● **Work task**:
Copy every entry below, exactly and in full.

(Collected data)
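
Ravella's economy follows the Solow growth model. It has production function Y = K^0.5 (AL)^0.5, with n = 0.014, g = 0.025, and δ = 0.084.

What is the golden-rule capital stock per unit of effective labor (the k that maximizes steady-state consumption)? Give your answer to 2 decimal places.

The golden rule sets f'(k) = n + g + δ, i.e. α·k^(α−1) = n + g + δ.
So k^(1−α) = α / (n + g + δ) = 0.5 / 0.123 = 4.0650.
k_gold = 4.0650^(1/0.5) ≈ 16.5242

k_gold ≈ 16.52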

● **Result**:
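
Ravella's economy follows the Solow growth model. It has production function Y = K^0.5 (AL)^0.5, with n = 0.014, g = 0.025, and δ = 0.084.

What is the golden-rule capital stock per unit of effective labor (the k that maximizes steady-state consumption)? Give your answer to 2 decimal places.

The golden rule sets f'(k) = n + g + δ, i.e. α·k^(α−1) = n + g + δ.
So k^(1−α) = α / (n + g + δ) = 0.5 / 0.123 = 4.0650.
k_gold = 4.0650^(1/0.5) ≈ 16.5242

k_gold ≈ 16.52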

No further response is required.